__TO DO__. Each line of the material below that holds the word "when" needs to be copied.
*****
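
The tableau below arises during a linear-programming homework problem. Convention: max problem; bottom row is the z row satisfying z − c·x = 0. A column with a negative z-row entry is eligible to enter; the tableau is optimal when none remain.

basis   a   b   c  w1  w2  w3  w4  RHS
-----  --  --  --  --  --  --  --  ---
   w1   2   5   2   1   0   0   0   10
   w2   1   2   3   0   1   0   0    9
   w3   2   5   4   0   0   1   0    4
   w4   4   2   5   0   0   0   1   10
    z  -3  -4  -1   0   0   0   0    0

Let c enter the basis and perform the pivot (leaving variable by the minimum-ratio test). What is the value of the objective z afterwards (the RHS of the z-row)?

Ratio test on column c — row 1: 10/2 = 5; row 2: 9/3 = 3; row 3: 4/4 = 1; row 4: 10/5 = 2. Minimum is 1 at row 3 (w3 leaves); pivot element 4.
Pivot on row 3; the z-row RHS becomes 0 − (-1)·1 = 1.

1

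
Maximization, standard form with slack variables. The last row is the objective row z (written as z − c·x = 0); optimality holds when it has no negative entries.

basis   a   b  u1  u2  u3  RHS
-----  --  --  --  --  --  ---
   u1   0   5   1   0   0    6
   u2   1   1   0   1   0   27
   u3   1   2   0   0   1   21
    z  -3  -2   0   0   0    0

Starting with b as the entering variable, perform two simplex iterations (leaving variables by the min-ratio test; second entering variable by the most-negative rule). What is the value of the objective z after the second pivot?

291/5

Ratio test on column b — row 1: 6/5 = 6/5; row 2: 27/1 = 27; row 3: 21/2 = 21/2. Minimum is 6/5 at row 1 (u1 leaves); pivot element 5.
Pivot on row 1; the z-row RHS becomes 0 − (-2)·(6/5) = 12/5.
Next entering variable (most negative z-row entry -3): a.
Ratio test on column a — row 1: entry 0 ≤ 0; row 2: (129/5)/1 = 129/5; row 3: (93/5)/1 = 93/5. Minimum is 93/5 at row 3 (u3 leaves); pivot element 1.
After the second pivot the z-row RHS is 12/5 − (-3)·(93/5) = 291/5.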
*****
__RESPONSE FOR THIS EXERCISE__.
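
The tableau below arises during a linear-programming homework problem. Convention: max problem; bottom row is the z row satisfying z − c·x = 0. A column with a negative z-row entry is eligible to enter; the tableau is optimal when none remain.
Maximization, standard form with slack variables. The last row is the objective row z (written as z − c·x = 0); optimality holds when it has no negative entries.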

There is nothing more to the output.